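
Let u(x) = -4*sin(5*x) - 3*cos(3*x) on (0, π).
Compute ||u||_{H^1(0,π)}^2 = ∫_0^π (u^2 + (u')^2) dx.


||u||_{H^1(0,π)}^2 = 253*π

u'(x) = 9*sin(3*x) - 20*cos(5*x).
Expand u² and (u')² and integrate term by term on (0, π), using: for integers n ≥ 1, ∫_0^π sin²(nx) dx = ∫_0^π cos²(nx) dx = π/2; for n ≠ n', ∫_0^π sin(nx)sin(n'x) dx = ∫_0^π cos(nx)cos(n'x) dx = 0; and by product-to-sum, ∫_0^π sin(nx)cos(n'x) dx = ½∫_0^π [sin((n+n')x) + sin((n−n')x)] dx, which is 0 when n+n' is even and 2n/(n²−n'²) when n+n' is odd (it need not vanish on (0, π)).
  u² squared terms: (-4)²·∫sin(5x)² dx = 16·π/2 = 8*π;  (-3)²·∫cos(3x)² dx = 9·π/2 = 9*π/2.
  u² cross terms: 2·(-4)·(-3)·∫sin(5x)·cos(3x) dx = 24·(0) = 0.
  So ∫_0^π u² dx = 8*π + 9*π/2 + 0 = 25*π/2.
  (u')² squared terms: (-20)²·∫cos(5x)² dx = 400·π/2 = 200*π;  (9)²·∫sin(3x)² dx = 81·π/2 = 81*π/2.
  (u')² cross terms: 2·(-20)·(9)·∫cos(5x)·sin(3x) dx = -360·(0) = 0.
  So ∫_0^π (u')² dx = 200*π + 81*π/2 + 0 = 481*π/2.
||u||_{H^1}^2 = (25*π/2) + (481*π/2) = 253*π.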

**WHAT YOU ARE ASKED TO DO:** Faithfully reproduce all of the material.

**TASK SOLUTION:**
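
Let u(x) = -4*sin(5*x) - 3*cos(3*x) on (0, π).
Compute ||u||_{H^1(0,π)}^2 = ∫_0^π (u^2 + (u')^2) dx.


||u||_{H^1(0,π)}^2 = 253*π

u'(x) = 9*sin(3*x) - 20*cos(5*x).
Expand u² and (u')² and integrate term by term on (0, π), using: for integers n ≥ 1, ∫_0^π sin²(nx) dx = ∫_0^π cos²(nx) dx = π/2; for n ≠ n', ∫_0^π sin(nx)sin(n'x) dx = ∫_0^π cos(nx)cos(n'x) dx = 0; and by product-to-sum, ∫_0^π sin(nx)cos(n'x) dx = ½∫_0^π [sin((n+n')x) + sin((n−n')x)] dx, which is 0 when n+n' is even and 2n/(n²−n'²) when n+n' is odd (it need not vanish on (0, π)).
  u² squared terms: (-4)²·∫sin(5x)² dx = 16·π/2 = 8*π;  (-3)²·∫cos(3x)² dx = 9·π/2 = 9*π/2.
  u² cross terms: 2·(-4)·(-3)·∫sin(5x)·cos(3x) dx = 24·(0) = 0.
  So ∫_0^π u² dx = 8*π + 9*π/2 + 0 = 25*π/2.
  (u')² squared terms: (-20)²·∫cos(5x)² dx = 400·π/2 = 200*π;  (9)²·∫sin(3x)² dx = 81·π/2 = 81*π/2.
  (u')² cross terms: 2·(-20)·(9)·∫cos(5x)·sin(3x) dx = -360·(0) = 0.
  So ∫_0^π (u')² dx = 200*π + 81*π/2 + 0 = 481*π/2.
||u||_{H^1}^2 = (25*π/2) + (481*π/2) = 253*π.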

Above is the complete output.